* SUPPLIED ENTRIES
..............................
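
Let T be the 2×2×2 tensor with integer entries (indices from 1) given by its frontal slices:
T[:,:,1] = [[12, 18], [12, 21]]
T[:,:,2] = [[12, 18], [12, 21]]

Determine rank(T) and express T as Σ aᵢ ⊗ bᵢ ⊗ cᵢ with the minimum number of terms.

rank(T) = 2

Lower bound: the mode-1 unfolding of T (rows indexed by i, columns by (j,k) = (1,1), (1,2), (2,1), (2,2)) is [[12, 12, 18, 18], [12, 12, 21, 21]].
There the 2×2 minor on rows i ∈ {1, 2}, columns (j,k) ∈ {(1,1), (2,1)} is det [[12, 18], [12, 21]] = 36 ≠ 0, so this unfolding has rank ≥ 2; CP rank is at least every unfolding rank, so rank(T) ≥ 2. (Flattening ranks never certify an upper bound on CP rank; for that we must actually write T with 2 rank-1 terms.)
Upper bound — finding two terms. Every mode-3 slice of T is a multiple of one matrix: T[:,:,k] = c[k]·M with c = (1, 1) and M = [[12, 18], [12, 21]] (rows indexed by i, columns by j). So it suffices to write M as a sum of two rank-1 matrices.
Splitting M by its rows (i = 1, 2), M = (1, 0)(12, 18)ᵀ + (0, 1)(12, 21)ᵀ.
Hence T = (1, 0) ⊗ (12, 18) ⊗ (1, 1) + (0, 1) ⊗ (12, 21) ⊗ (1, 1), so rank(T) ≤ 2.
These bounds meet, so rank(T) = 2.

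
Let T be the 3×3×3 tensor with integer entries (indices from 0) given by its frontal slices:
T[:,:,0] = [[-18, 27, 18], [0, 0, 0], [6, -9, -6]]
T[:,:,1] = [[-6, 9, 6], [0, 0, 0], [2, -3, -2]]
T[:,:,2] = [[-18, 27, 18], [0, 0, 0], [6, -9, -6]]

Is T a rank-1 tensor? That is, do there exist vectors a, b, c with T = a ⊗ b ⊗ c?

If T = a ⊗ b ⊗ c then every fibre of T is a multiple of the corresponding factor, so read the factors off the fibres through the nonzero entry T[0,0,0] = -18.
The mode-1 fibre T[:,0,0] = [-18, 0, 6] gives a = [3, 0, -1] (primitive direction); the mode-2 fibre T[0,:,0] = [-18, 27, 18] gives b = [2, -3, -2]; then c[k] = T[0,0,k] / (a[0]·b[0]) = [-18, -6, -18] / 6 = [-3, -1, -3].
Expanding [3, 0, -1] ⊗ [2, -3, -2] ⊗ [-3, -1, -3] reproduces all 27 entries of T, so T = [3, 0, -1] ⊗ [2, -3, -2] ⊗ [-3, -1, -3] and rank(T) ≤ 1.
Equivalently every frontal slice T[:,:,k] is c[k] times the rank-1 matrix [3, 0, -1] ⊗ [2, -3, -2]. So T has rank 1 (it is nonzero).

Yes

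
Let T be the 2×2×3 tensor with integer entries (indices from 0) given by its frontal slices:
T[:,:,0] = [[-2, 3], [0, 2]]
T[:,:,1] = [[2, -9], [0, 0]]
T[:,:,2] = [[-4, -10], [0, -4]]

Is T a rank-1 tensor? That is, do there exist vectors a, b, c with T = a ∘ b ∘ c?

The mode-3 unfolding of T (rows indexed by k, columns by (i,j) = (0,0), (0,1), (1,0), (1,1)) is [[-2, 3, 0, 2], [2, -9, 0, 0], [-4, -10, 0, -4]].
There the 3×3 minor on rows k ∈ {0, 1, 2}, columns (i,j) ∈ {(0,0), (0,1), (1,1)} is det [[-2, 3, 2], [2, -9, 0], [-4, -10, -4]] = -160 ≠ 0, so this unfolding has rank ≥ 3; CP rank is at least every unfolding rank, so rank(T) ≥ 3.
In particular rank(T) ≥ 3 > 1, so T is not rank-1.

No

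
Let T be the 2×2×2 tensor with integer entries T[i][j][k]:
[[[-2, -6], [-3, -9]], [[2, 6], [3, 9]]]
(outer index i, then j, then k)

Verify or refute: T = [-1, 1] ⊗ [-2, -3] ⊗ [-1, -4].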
..............................
Every entry shown above should be written out again without a single difference.

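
Let T be the 2×2×2 tensor with integer entries (indices from 1) given by its frontal slices:
T[:,:,1] = [[12, 18], [12, 21]]
T[:,:,2] = [[12, 18], [12, 21]]

Determine rank(T) and express T as Σ aᵢ ⊗ bᵢ ⊗ cᵢ with the minimum number of terms.

rank(T) = 2

Lower bound: the mode-1 unfolding of T (rows indexed by i, columns by (j,k) = (1,1), (1,2), (2,1), (2,2)) is [[12, 12, 18, 18], [12, 12, 21, 21]].
There the 2×2 minor on rows i ∈ {1, 2}, columns (j,k) ∈ {(1,1), (2,1)} is det [[12, 18], [12, 21]] = 36 ≠ 0, so this unfolding has rank ≥ 2; CP rank is at least every unfolding rank, so rank(T) ≥ 2. (Flattening ranks never certify an upper bound on CP rank; for that we must actually write T with 2 rank-1 terms.)
Upper bound — finding two terms. Every mode-3 slice of T is a multiple of one matrix: T[:,:,k] = c[k]·M with c = (1, 1) and M = [[12, 18], [12, 21]] (rows indexed by i, columns by j). So it suffices to write M as a sum of two rank-1 matrices.
Splitting M by its rows (i = 1, 2), M = (1, 0)(12, 18)ᵀ + (0, 1)(12, 21)ᵀ.
Hence T = (1, 0) ⊗ (12, 18) ⊗ (1, 1) + (0, 1) ⊗ (12, 21) ⊗ (1, 1), so rank(T) ≤ 2.
These bounds meet, so rank(T) = 2.

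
Let T be the 3×3×3 tensor with integer entries (indices from 0) given by its frontal slices:
T[:,:,0] = [[-18, 27, 18], [0, 0, 0], [6, -9, -6]]
T[:,:,1] = [[-6, 9, 6], [0, 0, 0], [2, -3, -2]]
T[:,:,2] = [[-18, 27, 18], [0, 0, 0], [6, -9, -6]]

Is T a rank-1 tensor? That is, do there exist vectors a, b, c with T = a ⊗ b ⊗ c?

If T = a ⊗ b ⊗ c then every fibre of T is a multiple of the corresponding factor, so read the factors off the fibres through the nonzero entry T[0,0,0] = -18.
The mode-1 fibre T[:,0,0] = [-18, 0, 6] gives a = [3, 0, -1] (primitive direction); the mode-2 fibre T[0,:,0] = [-18, 27, 18] gives b = [2, -3, -2]; then c[k] = T[0,0,k] / (a[0]·b[0]) = [-18, -6, -18] / 6 = [-3, -1, -3].
Expanding [3, 0, -1] ⊗ [2, -3, -2] ⊗ [-3, -1, -3] reproduces all 27 entries of T, so T = [3, 0, -1] ⊗ [2, -3, -2] ⊗ [-3, -1, -3] and rank(T) ≤ 1.
Equivalently every frontal slice T[:,:,k] is c[k] times the rank-1 matrix [3, 0, -1] ⊗ [2, -3, -2]. So T has rank 1 (it is nonzero).

Yes

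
Let T be the 2×2×3 tensor with integer entries (indices from 0) given by its frontal slices:
T[:,:,0] = [[-2, 3], [0, 2]]
T[:,:,1] = [[2, -9], [0, 0]]
T[:,:,2] = [[-4, -10], [0, -4]]

Is T a rank-1 tensor? That is, do there exist vectors a, b, c with T = a ∘ b ∘ c?

The mode-3 unfolding of T (rows indexed by k, columns by (i,j) = (0,0), (0,1), (1,0), (1,1)) is [[-2, 3, 0, 2], [2, -9, 0, 0], [-4, -10, 0, -4]].
There the 3×3 minor on rows k ∈ {0, 1, 2}, columns (i,j) ∈ {(0,0), (0,1), (1,1)} is det [[-2, 3, 2], [2, -9, 0], [-4, -10, -4]] = -160 ≠ 0, so this unfolding has rank ≥ 3; CP rank is at least every unfolding rank, so rank(T) ≥ 3.
In particular rank(T) ≥ 3 > 1, so T is not rank-1.

No

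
Let T be the 2×2×2 tensor with integer entries T[i][j][k]:
[[[-2, -6], [-3, -9]], [[2, 6], [3, 9]]]
(outer index i, then j, then k)

Verify or refute: T = [-1, 1] ⊗ [-2, -3] ⊗ [-1, -4].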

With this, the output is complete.